How to complete this task: Copy nothing but the lines below running from the line containing "f'(a) = 4*a^3 - 6*a^2 - 14*a/9" through the line containing "f(-1.06) = 2.77", both end lines included.

Stored data
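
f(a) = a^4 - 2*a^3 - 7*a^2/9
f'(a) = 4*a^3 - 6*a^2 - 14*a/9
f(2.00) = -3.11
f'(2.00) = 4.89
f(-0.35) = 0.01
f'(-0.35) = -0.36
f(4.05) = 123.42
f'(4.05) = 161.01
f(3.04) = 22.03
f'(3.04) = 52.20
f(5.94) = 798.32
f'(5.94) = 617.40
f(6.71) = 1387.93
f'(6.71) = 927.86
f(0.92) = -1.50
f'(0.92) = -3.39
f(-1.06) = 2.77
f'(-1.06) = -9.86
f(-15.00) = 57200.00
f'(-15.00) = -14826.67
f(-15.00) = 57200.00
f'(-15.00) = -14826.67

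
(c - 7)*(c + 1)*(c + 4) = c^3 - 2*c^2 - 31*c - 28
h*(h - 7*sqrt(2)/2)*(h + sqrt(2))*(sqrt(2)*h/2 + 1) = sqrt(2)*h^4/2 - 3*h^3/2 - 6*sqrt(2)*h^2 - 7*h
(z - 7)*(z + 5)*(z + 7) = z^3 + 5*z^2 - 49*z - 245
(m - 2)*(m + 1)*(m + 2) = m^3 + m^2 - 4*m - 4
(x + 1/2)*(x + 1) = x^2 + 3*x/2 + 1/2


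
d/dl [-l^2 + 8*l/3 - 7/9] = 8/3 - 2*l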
--
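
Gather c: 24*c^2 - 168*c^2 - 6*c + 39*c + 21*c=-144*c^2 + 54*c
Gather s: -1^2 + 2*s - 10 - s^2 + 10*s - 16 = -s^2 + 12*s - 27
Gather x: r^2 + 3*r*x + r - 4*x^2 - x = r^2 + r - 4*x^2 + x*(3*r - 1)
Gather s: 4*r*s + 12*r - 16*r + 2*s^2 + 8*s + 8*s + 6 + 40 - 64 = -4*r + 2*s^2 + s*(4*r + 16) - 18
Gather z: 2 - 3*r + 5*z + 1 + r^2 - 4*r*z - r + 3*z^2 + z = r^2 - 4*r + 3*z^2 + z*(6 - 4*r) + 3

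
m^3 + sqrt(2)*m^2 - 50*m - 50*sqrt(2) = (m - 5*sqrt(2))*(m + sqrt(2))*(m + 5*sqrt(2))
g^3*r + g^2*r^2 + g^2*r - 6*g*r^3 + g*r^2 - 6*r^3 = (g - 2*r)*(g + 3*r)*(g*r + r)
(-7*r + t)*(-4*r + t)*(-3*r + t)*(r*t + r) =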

Exercise result:
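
f'(a) = 4*a^3 - 6*a^2 - 14*a/9
f(2.00) = -3.11
f'(2.00) = 4.89
f(-0.35) = 0.01
f'(-0.35) = -0.36
f(4.05) = 123.42
f'(4.05) = 161.01
f(3.04) = 22.03
f'(3.04) = 52.20
f(5.94) = 798.32
f'(5.94) = 617.40
f(6.71) = 1387.93
f'(6.71) = 927.86
f(0.92) = -1.50
f'(0.92) = -3.39
f(-1.06) = 2.77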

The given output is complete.